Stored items

::::

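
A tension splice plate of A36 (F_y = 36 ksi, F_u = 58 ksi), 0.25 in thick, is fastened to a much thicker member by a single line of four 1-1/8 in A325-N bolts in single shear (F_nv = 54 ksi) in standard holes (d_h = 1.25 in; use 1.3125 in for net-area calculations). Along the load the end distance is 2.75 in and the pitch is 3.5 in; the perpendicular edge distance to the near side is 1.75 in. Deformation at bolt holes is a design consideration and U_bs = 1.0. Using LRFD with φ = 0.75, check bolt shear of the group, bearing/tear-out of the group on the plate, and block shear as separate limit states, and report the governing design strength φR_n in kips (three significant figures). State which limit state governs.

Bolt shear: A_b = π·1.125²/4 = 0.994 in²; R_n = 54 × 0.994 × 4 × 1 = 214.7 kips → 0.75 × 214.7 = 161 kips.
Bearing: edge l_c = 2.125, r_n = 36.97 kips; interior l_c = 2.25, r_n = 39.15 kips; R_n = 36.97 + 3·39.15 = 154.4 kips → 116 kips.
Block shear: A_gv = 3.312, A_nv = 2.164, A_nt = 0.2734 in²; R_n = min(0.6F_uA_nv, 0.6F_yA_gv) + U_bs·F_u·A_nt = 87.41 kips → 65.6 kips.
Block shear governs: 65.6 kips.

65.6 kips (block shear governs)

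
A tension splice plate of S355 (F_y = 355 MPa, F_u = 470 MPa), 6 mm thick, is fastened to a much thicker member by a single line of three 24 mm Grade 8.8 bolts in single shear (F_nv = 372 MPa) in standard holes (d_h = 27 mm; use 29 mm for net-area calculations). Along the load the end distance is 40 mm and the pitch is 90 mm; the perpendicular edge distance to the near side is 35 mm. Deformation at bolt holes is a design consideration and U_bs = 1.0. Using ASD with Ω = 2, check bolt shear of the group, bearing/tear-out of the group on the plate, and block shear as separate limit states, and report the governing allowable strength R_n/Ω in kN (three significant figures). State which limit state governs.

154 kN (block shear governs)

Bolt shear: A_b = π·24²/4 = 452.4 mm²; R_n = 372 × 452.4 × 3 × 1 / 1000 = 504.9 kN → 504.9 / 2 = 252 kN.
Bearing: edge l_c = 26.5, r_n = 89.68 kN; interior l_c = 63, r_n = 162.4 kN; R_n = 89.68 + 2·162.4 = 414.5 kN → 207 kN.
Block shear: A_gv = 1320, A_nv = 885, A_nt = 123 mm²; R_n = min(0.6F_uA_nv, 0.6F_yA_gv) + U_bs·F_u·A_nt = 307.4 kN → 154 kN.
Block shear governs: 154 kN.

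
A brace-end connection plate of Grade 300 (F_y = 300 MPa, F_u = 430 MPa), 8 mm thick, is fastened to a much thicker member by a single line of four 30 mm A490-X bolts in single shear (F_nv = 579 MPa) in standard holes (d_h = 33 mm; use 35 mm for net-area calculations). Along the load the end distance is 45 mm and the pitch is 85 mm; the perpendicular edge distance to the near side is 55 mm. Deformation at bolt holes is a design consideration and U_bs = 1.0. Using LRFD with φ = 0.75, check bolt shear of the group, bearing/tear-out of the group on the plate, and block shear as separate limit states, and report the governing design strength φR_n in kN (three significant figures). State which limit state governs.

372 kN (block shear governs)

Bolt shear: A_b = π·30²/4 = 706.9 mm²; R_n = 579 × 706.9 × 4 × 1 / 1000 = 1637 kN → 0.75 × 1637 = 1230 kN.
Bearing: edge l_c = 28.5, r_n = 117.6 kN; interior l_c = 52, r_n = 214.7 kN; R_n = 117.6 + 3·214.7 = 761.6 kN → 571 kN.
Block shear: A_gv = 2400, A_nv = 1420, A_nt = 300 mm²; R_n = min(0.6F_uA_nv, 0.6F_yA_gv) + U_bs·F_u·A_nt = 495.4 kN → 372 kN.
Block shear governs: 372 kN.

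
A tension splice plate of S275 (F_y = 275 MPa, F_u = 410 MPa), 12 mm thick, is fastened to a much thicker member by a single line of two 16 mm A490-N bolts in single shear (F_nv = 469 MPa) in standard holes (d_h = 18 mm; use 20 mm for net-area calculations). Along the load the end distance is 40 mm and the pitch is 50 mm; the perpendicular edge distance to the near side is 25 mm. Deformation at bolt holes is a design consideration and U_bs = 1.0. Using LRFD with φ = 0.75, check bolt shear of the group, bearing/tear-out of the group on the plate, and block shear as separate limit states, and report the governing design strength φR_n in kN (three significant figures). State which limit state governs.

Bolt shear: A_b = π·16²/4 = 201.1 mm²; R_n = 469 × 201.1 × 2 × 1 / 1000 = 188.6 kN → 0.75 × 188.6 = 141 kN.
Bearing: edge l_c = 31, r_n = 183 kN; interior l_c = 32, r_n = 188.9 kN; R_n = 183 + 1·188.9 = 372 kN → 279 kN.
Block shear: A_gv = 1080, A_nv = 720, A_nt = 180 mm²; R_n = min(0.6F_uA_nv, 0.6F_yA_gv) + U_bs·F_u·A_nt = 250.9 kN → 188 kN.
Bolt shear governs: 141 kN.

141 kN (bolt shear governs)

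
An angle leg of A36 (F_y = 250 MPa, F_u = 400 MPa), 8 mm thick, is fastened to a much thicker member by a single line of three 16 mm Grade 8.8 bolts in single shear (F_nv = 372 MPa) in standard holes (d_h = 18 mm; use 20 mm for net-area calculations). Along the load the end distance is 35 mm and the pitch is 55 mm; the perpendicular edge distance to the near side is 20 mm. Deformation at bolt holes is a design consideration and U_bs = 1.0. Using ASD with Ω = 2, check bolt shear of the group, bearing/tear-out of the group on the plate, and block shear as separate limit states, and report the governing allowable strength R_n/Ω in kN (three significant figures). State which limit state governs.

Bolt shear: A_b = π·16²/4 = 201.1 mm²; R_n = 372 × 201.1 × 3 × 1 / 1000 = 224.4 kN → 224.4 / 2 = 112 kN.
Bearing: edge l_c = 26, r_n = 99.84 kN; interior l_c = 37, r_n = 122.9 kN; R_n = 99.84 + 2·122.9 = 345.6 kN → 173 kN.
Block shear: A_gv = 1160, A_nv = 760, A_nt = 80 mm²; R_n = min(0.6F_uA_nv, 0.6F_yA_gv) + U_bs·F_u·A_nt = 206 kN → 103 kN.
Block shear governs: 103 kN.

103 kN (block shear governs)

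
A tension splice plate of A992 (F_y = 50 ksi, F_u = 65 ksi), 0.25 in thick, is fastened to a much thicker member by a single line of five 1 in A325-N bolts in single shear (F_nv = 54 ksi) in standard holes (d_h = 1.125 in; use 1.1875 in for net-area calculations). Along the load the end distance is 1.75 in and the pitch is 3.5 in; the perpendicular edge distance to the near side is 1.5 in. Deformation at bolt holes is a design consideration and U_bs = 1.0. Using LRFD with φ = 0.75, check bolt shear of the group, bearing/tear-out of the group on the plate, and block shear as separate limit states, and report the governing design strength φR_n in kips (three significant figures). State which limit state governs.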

::::

Once the records are read, print each of them exactly as written.

- [OUTPUT FOR THIS EXERCISE]
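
A tension splice plate of A36 (F_y = 36 ksi, F_u = 58 ksi), 0.25 in thick, is fastened to a much thicker member by a single line of four 1-1/8 in A325-N bolts in single shear (F_nv = 54 ksi) in standard holes (d_h = 1.25 in; use 1.3125 in for net-area calculations). Along the load the end distance is 2.75 in and the pitch is 3.5 in; the perpendicular edge distance to the near side is 1.75 in. Deformation at bolt holes is a design consideration and U_bs = 1.0. Using LRFD with φ = 0.75, check bolt shear of the group, bearing/tear-out of the group on the plate, and block shear as separate limit states, and report the governing design strength φR_n in kips (three significant figures). State which limit state governs.

Bolt shear: A_b = π·1.125²/4 = 0.994 in²; R_n = 54 × 0.994 × 4 × 1 = 214.7 kips → 0.75 × 214.7 = 161 kips.
Bearing: edge l_c = 2.125, r_n = 36.97 kips; interior l_c = 2.25, r_n = 39.15 kips; R_n = 36.97 + 3·39.15 = 154.4 kips → 116 kips.
Block shear: A_gv = 3.312, A_nv = 2.164, A_nt = 0.2734 in²; R_n = min(0.6F_uA_nv, 0.6F_yA_gv) + U_bs·F_u·A_nt = 87.41 kips → 65.6 kips.
Block shear governs: 65.6 kips.

65.6 kips (block shear governs)

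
A tension splice plate of S355 (F_y = 355 MPa, F_u = 470 MPa), 6 mm thick, is fastened to a much thicker member by a single line of three 24 mm Grade 8.8 bolts in single shear (F_nv = 372 MPa) in standard holes (d_h = 27 mm; use 29 mm for net-area calculations). Along the load the end distance is 40 mm and the pitch is 90 mm; the perpendicular edge distance to the near side is 35 mm. Deformation at bolt holes is a design consideration and U_bs = 1.0. Using ASD with Ω = 2, check bolt shear of the group, bearing/tear-out of the group on the plate, and block shear as separate limit states, and report the governing allowable strength R_n/Ω in kN (three significant figures). State which limit state governs.

154 kN (block shear governs)

Bolt shear: A_b = π·24²/4 = 452.4 mm²; R_n = 372 × 452.4 × 3 × 1 / 1000 = 504.9 kN → 504.9 / 2 = 252 kN.
Bearing: edge l_c = 26.5, r_n = 89.68 kN; interior l_c = 63, r_n = 162.4 kN; R_n = 89.68 + 2·162.4 = 414.5 kN → 207 kN.
Block shear: A_gv = 1320, A_nv = 885, A_nt = 123 mm²; R_n = min(0.6F_uA_nv, 0.6F_yA_gv) + U_bs·F_u·A_nt = 307.4 kN → 154 kN.
Block shear governs: 154 kN.

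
A brace-end connection plate of Grade 300 (F_y = 300 MPa, F_u = 430 MPa), 8 mm thick, is fastened to a much thicker member by a single line of four 30 mm A490-X bolts in single shear (F_nv = 579 MPa) in standard holes (d_h = 33 mm; use 35 mm for net-area calculations). Along the load the end distance is 45 mm and the pitch is 85 mm; the perpendicular edge distance to the near side is 55 mm. Deformation at bolt holes is a design consideration and U_bs = 1.0. Using LRFD with φ = 0.75, check bolt shear of the group, bearing/tear-out of the group on the plate, and block shear as separate limit states, and report the governing design strength φR_n in kN (three significant figures). State which limit state governs.

372 kN (block shear governs)

Bolt shear: A_b = π·30²/4 = 706.9 mm²; R_n = 579 × 706.9 × 4 × 1 / 1000 = 1637 kN → 0.75 × 1637 = 1230 kN.
Bearing: edge l_c = 28.5, r_n = 117.6 kN; interior l_c = 52, r_n = 214.7 kN; R_n = 117.6 + 3·214.7 = 761.6 kN → 571 kN.
Block shear: A_gv = 2400, A_nv = 1420, A_nt = 300 mm²; R_n = min(0.6F_uA_nv, 0.6F_yA_gv) + U_bs·F_u·A_nt = 495.4 kN → 372 kN.
Block shear governs: 372 kN.

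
A tension splice plate of S275 (F_y = 275 MPa, F_u = 410 MPa), 12 mm thick, is fastened to a much thicker member by a single line of two 16 mm A490-N bolts in single shear (F_nv = 469 MPa) in standard holes (d_h = 18 mm; use 20 mm for net-area calculations). Along the load the end distance is 40 mm and the pitch is 50 mm; the perpendicular edge distance to the near side is 25 mm. Deformation at bolt holes is a design consideration and U_bs = 1.0. Using LRFD with φ = 0.75, check bolt shear of the group, bearing/tear-out of the group on the plate, and block shear as separate limit states, and report the governing design strength φR_n in kN (three significant figures). State which limit state governs.

Bolt shear: A_b = π·16²/4 = 201.1 mm²; R_n = 469 × 201.1 × 2 × 1 / 1000 = 188.6 kN → 0.75 × 188.6 = 141 kN.
Bearing: edge l_c = 31, r_n = 183 kN; interior l_c = 32, r_n = 188.9 kN; R_n = 183 + 1·188.9 = 372 kN → 279 kN.
Block shear: A_gv = 1080, A_nv = 720, A_nt = 180 mm²; R_n = min(0.6F_uA_nv, 0.6F_yA_gv) + U_bs·F_u·A_nt = 250.9 kN → 188 kN.
Bolt shear governs: 141 kN.

141 kN (bolt shear governs)

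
An angle leg of A36 (F_y = 250 MPa, F_u = 400 MPa), 8 mm thick, is fastened to a much thicker member by a single line of three 16 mm Grade 8.8 bolts in single shear (F_nv = 372 MPa) in standard holes (d_h = 18 mm; use 20 mm for net-area calculations). Along the load the end distance is 35 mm and the pitch is 55 mm; the perpendicular edge distance to the near side is 20 mm. Deformation at bolt holes is a design consideration and U_bs = 1.0. Using ASD with Ω = 2, check bolt shear of the group, bearing/tear-out of the group on the plate, and block shear as separate limit states, and report the governing allowable strength R_n/Ω in kN (three significant figures). State which limit state governs.

Bolt shear: A_b = π·16²/4 = 201.1 mm²; R_n = 372 × 201.1 × 3 × 1 / 1000 = 224.4 kN → 224.4 / 2 = 112 kN.
Bearing: edge l_c = 26, r_n = 99.84 kN; interior l_c = 37, r_n = 122.9 kN; R_n = 99.84 + 2·122.9 = 345.6 kN → 173 kN.
Block shear: A_gv = 1160, A_nv = 760, A_nt = 80 mm²; R_n = min(0.6F_uA_nv, 0.6F_yA_gv) + U_bs·F_u·A_nt = 206 kN → 103 kN.
Block shear governs: 103 kN.

103 kN (block shear governs)

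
A tension splice plate of A992 (F_y = 50 ksi, F_u = 65 ksi), 0.25 in thick, is fastened to a much thicker member by a single line of five 1 in A325-N bolts in single shear (F_nv = 54 ksi) in standard holes (d_h = 1.125 in; use 1.1875 in for net-area calculations). Along the load the end distance is 1.75 in and the pitch is 3.5 in; the perpendicular edge distance to the near side is 1.5 in. Deformation at bolt holes is a design consideration and U_bs = 1.0. Using LRFD with φ = 0.75, check bolt shear of the group, bearing/tear-out of the group on the plate, and block shear as separate limit states, and report the governing design strength φR_n in kips (three significant figures). State which limit state governs.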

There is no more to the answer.